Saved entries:
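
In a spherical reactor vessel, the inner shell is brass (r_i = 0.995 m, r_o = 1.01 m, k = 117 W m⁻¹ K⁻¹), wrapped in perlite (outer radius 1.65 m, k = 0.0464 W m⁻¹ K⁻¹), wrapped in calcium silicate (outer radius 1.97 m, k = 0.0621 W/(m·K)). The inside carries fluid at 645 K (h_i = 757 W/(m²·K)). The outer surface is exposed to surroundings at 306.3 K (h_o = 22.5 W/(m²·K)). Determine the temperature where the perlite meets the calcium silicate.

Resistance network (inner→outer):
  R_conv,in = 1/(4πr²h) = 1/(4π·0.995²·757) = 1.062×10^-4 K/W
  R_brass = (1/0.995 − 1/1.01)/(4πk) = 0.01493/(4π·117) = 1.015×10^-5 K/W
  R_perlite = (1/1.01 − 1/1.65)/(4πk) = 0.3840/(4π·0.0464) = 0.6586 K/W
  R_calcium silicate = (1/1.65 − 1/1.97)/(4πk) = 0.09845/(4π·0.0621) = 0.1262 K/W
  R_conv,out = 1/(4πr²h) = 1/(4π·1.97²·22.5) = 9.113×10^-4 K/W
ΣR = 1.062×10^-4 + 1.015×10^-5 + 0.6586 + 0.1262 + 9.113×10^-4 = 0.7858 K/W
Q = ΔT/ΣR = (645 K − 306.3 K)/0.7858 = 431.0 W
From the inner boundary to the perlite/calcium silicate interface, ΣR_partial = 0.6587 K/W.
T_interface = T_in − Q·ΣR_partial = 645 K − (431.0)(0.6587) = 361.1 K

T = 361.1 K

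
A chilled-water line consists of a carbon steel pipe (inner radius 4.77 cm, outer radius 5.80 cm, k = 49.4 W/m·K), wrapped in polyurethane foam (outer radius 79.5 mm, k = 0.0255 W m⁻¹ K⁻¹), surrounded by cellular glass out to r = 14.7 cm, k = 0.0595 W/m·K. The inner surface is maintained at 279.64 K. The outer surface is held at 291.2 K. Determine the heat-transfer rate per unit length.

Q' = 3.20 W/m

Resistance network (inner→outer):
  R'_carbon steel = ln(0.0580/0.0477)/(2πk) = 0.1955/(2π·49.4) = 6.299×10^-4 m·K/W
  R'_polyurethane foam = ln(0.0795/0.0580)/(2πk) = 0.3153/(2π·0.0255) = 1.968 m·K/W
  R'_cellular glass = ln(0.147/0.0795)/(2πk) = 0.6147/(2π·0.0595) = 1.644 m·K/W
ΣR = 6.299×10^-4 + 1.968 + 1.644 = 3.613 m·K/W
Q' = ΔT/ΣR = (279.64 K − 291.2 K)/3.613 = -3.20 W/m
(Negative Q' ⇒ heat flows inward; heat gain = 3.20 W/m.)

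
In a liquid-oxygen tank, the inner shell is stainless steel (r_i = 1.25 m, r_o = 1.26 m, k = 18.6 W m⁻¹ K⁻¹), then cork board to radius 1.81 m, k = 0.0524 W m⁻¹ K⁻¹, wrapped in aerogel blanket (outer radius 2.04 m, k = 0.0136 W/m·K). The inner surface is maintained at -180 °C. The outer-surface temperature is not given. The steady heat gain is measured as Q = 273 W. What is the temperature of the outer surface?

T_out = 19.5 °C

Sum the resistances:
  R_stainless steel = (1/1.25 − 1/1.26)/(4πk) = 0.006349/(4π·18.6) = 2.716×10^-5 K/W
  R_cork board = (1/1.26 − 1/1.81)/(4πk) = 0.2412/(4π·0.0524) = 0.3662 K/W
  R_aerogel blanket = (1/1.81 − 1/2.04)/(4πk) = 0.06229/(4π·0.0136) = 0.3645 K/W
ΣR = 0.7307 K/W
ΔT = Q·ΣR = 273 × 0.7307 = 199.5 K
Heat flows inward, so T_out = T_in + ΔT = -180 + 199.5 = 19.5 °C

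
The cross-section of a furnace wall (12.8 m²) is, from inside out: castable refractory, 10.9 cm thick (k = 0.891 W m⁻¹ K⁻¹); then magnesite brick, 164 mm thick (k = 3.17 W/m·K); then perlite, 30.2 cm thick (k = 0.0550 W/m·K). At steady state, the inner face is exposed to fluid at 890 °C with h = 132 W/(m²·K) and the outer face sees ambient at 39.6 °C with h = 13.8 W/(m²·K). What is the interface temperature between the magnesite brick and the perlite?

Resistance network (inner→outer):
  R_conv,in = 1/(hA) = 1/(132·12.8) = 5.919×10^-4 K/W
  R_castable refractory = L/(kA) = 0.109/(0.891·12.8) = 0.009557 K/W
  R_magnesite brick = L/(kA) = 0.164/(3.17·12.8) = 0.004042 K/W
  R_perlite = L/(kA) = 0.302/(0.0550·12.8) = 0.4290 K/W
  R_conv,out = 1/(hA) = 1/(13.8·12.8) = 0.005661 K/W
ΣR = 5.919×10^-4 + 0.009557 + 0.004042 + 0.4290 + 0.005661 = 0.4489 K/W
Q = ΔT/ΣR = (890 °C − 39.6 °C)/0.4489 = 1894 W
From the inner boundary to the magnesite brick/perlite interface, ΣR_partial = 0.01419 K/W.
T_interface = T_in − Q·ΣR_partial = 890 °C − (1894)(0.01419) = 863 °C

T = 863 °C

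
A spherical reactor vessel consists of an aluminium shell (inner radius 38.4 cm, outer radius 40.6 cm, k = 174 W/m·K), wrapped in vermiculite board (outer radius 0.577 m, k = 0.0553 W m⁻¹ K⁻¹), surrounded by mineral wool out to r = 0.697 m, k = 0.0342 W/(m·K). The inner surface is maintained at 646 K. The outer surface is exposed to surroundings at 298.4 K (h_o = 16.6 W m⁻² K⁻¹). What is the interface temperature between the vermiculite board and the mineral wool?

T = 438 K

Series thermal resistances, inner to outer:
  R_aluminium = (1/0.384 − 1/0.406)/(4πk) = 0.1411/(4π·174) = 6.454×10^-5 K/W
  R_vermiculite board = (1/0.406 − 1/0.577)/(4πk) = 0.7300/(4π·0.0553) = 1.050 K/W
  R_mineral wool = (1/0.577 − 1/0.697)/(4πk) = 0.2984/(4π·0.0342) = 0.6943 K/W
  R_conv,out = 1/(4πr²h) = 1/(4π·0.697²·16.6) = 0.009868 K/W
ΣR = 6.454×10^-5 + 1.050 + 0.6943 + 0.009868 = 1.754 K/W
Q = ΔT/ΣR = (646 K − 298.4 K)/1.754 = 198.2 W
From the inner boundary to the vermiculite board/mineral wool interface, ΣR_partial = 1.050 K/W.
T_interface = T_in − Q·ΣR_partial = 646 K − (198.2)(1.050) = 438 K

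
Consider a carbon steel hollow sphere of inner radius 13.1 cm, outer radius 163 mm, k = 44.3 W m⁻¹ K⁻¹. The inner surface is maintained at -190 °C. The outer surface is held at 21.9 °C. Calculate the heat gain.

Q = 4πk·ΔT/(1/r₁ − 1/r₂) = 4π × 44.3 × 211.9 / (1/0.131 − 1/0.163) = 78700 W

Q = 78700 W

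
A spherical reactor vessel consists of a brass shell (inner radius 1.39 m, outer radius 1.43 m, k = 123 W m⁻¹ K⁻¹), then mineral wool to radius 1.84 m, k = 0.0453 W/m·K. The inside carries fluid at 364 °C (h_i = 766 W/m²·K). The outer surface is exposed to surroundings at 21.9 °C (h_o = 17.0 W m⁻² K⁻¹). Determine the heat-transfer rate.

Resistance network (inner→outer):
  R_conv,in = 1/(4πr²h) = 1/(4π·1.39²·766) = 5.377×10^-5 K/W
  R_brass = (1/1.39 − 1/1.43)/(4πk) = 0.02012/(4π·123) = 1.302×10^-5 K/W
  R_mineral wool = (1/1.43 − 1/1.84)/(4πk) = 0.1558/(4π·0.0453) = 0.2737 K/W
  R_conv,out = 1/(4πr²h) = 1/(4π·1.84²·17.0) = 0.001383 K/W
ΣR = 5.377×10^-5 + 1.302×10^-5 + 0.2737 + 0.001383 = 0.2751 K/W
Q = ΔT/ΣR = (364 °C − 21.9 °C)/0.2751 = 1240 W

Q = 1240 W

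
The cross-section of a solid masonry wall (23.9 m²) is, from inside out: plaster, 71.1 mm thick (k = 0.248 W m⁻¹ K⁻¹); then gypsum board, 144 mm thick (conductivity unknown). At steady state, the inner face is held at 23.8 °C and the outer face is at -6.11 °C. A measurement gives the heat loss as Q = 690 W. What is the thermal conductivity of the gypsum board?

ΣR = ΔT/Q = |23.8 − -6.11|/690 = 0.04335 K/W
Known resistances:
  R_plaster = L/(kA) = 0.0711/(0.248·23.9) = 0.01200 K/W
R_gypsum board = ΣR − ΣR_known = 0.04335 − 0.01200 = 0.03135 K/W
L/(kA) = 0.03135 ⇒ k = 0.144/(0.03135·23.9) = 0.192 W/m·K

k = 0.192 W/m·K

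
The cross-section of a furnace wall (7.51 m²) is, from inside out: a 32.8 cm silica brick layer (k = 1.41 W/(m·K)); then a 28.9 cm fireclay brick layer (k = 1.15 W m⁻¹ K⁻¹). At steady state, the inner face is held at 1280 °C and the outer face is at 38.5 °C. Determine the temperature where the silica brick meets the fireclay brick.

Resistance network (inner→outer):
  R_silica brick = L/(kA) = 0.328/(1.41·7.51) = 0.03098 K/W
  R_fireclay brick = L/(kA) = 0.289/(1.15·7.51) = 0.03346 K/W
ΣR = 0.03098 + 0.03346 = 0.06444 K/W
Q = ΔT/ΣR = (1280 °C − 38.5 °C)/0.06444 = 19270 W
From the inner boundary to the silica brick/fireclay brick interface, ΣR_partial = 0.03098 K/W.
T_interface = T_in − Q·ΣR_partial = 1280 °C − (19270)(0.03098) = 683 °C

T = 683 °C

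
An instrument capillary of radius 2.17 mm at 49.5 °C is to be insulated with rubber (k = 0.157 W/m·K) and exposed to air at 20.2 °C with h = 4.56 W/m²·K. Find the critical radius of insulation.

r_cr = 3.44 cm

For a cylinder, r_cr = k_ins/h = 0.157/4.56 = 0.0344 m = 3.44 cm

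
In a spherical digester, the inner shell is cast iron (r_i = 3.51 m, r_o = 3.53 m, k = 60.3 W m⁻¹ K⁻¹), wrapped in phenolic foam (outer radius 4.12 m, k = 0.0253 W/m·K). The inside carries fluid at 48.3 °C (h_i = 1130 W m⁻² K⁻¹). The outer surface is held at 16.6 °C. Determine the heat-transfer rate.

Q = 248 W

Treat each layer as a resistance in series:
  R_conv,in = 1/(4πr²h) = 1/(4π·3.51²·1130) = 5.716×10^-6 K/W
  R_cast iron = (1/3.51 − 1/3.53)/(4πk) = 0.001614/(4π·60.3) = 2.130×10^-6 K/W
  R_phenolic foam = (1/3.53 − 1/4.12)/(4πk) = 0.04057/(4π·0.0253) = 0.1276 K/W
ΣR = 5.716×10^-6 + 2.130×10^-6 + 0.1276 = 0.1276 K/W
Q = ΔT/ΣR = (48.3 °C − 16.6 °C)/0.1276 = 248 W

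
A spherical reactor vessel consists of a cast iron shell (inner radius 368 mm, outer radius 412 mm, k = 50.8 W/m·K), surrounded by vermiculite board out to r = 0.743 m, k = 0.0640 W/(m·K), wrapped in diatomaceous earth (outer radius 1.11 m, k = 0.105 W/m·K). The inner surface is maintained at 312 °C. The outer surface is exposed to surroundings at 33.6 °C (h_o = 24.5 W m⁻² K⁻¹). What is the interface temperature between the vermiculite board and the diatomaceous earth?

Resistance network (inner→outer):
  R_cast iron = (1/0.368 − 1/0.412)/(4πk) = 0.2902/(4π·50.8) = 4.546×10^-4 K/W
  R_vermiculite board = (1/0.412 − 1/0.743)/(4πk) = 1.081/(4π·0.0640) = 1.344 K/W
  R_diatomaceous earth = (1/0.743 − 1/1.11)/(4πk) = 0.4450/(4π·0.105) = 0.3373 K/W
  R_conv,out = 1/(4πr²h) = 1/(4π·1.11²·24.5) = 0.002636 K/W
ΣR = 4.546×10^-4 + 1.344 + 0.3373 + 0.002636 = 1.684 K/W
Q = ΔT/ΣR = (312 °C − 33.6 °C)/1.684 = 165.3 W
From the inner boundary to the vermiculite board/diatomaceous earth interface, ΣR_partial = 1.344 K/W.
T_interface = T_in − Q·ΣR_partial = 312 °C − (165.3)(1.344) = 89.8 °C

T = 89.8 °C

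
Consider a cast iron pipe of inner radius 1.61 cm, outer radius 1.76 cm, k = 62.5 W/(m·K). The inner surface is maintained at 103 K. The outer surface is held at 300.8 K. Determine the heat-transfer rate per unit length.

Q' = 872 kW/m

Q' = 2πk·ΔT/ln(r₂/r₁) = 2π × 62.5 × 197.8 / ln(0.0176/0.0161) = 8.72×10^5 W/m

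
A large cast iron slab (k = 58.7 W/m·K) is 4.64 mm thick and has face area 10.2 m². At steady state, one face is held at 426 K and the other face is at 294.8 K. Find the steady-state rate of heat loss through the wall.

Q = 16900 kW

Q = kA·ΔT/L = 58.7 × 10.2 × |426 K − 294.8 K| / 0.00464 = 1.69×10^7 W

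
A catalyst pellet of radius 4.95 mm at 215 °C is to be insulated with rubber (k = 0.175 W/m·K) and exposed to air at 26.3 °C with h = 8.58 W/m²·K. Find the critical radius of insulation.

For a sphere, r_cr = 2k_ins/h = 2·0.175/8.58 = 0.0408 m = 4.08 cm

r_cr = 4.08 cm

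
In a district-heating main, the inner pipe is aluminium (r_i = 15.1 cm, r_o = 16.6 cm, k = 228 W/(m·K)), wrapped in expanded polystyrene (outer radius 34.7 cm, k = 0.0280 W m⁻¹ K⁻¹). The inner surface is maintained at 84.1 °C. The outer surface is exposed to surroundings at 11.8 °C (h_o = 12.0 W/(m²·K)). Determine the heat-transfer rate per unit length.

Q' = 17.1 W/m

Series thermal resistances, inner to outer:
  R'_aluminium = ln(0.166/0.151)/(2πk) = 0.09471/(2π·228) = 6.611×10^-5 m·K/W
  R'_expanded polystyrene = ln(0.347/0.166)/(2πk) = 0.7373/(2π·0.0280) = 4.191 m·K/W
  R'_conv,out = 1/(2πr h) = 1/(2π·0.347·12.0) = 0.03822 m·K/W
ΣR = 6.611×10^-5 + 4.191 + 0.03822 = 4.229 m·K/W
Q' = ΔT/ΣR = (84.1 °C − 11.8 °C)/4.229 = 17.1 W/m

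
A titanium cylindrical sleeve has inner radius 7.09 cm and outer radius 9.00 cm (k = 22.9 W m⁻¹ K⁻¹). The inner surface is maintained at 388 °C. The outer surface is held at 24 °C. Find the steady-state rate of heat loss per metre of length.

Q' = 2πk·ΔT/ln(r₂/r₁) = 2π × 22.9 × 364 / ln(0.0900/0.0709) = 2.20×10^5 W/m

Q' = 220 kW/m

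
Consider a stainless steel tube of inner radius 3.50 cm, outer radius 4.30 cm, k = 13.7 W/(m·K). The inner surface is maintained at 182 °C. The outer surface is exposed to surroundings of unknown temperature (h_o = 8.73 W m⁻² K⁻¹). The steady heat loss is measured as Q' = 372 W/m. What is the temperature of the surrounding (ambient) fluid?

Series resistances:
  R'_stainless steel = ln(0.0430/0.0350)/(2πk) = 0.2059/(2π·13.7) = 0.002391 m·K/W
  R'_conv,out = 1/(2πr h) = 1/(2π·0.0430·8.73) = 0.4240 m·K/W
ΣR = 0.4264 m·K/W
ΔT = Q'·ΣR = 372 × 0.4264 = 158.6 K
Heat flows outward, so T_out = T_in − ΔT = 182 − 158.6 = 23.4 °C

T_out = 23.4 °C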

PROBLEM REQUIREMENTS: Reproduce, word for word, every line starting at the line that contains "A catalyst pellet" and ending with the final line of the entries.

RESPONSE BELOW:
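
A catalyst pellet of radius 4.95 mm at 215 °C is to be insulated with rubber (k = 0.175 W/m·K) and exposed to air at 26.3 °C with h = 8.58 W/m²·K. Find the critical radius of insulation.

For a sphere, r_cr = 2k_ins/h = 2·0.175/8.58 = 0.0408 m = 4.08 cm

r_cr = 4.08 cm

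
In a district-heating main, the inner pipe is aluminium (r_i = 15.1 cm, r_o = 16.6 cm, k = 228 W/(m·K)), wrapped in expanded polystyrene (outer radius 34.7 cm, k = 0.0280 W m⁻¹ K⁻¹). The inner surface is maintained at 84.1 °C. The outer surface is exposed to surroundings at 11.8 °C (h_o = 12.0 W/(m²·K)). Determine the heat-transfer rate per unit length.

Q' = 17.1 W/m

Series thermal resistances, inner to outer:
  R'_aluminium = ln(0.166/0.151)/(2πk) = 0.09471/(2π·228) = 6.611×10^-5 m·K/W
  R'_expanded polystyrene = ln(0.347/0.166)/(2πk) = 0.7373/(2π·0.0280) = 4.191 m·K/W
  R'_conv,out = 1/(2πr h) = 1/(2π·0.347·12.0) = 0.03822 m·K/W
ΣR = 6.611×10^-5 + 4.191 + 0.03822 = 4.229 m·K/W
Q' = ΔT/ΣR = (84.1 °C − 11.8 °C)/4.229 = 17.1 W/m

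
A titanium cylindrical sleeve has inner radius 7.09 cm and outer radius 9.00 cm (k = 22.9 W m⁻¹ K⁻¹). The inner surface is maintained at 388 °C. The outer surface is held at 24 °C. Find the steady-state rate of heat loss per metre of length.

Q' = 2πk·ΔT/ln(r₂/r₁) = 2π × 22.9 × 364 / ln(0.0900/0.0709) = 2.20×10^5 W/m

Q' = 220 kW/m

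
Consider a stainless steel tube of inner radius 3.50 cm, outer radius 4.30 cm, k = 13.7 W/(m·K). The inner surface is maintained at 182 °C. The outer surface is exposed to surroundings of unknown temperature (h_o = 8.73 W m⁻² K⁻¹). The steady heat loss is measured as Q' = 372 W/m. What is the temperature of the surrounding (ambient) fluid?

Series resistances:
  R'_stainless steel = ln(0.0430/0.0350)/(2πk) = 0.2059/(2π·13.7) = 0.002391 m·K/W
  R'_conv,out = 1/(2πr h) = 1/(2π·0.0430·8.73) = 0.4240 m·K/W
ΣR = 0.4264 m·K/W
ΔT = Q'·ΣR = 372 × 0.4264 = 158.6 K
Heat flows outward, so T_out = T_in − ΔT = 182 − 158.6 = 23.4 °C

T_out = 23.4 °C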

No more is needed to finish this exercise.